[Saved data entries]
※ ※ ※

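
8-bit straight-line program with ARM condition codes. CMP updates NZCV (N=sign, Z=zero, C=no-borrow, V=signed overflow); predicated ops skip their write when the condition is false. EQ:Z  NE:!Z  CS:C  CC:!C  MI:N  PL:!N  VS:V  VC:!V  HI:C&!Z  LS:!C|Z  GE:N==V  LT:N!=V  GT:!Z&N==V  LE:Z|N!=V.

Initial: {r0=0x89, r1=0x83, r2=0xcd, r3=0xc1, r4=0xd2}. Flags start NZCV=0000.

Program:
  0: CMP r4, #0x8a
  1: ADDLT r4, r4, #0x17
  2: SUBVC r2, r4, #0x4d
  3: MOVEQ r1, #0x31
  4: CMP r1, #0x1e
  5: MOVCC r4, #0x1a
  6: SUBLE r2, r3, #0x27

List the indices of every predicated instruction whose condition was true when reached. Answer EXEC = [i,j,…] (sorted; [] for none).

0: ✓ CMP  NZCV=0010
1: · ADDLT
2: ✓ SUBVC  r2←0x85
3: · MOVEQ
4: ✓ CMP  NZCV=0011
5: · MOVCC
6: ✓ SUBLE  r2←0x9a

EXEC = [2,6]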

※ ※ ※

WORK REQUEST: Return each line of the data above verbatim.

RESULT OF THE TASK:
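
8-bit straight-line program with ARM condition codes. CMP updates NZCV (N=sign, Z=zero, C=no-borrow, V=signed overflow); predicated ops skip their write when the condition is false. EQ:Z  NE:!Z  CS:C  CC:!C  MI:N  PL:!N  VS:V  VC:!V  HI:C&!Z  LS:!C|Z  GE:N==V  LT:N!=V  GT:!Z&N==V  LE:Z|N!=V.

Initial: {r0=0x89, r1=0x83, r2=0xcd, r3=0xc1, r4=0xd2}. Flags start NZCV=0000.

Program:
  0: CMP r4, #0x8a
  1: ADDLT r4, r4, #0x17
  2: SUBVC r2, r4, #0x4d
  3: MOVEQ r1, #0x31
  4: CMP r1, #0x1e
  5: MOVCC r4, #0x1a
  6: SUBLE r2, r3, #0x27

List the indices of every predicated instruction whose condition was true when reached. Answer EXEC = [i,j,…] (sorted; [] for none).

0: ✓ CMP  NZCV=0010
1: · ADDLT
2: ✓ SUBVC  r2←0x85
3: · MOVEQ
4: ✓ CMP  NZCV=0011
5: · MOVCC
6: ✓ SUBLE  r2←0x9a

EXEC = [2,6]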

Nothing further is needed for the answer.